**Exercise aim:**
Output all the records below, word for word.

**Stored data:**
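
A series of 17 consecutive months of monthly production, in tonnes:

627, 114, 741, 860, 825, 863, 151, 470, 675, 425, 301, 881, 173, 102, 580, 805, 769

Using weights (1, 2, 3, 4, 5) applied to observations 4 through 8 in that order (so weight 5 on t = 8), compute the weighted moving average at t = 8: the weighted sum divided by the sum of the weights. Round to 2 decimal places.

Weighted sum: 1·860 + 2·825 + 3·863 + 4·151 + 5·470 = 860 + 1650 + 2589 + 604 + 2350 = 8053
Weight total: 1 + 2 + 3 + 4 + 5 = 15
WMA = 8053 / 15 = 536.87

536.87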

**Result of this exercise:**
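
A series of 17 consecutive months of monthly production, in tonnes:

627, 114, 741, 860, 825, 863, 151, 470, 675, 425, 301, 881, 173, 102, 580, 805, 769

Using weights (1, 2, 3, 4, 5) applied to observations 4 through 8 in that order (so weight 5 on t = 8), compute the weighted moving average at t = 8: the weighted sum divided by the sum of the weights. Round to 2 decimal places.

Weighted sum: 1·860 + 2·825 + 3·863 + 4·151 + 5·470 = 860 + 1650 + 2589 + 604 + 2350 = 8053
Weight total: 1 + 2 + 3 + 4 + 5 = 15
WMA = 8053 / 15 = 536.87

536.87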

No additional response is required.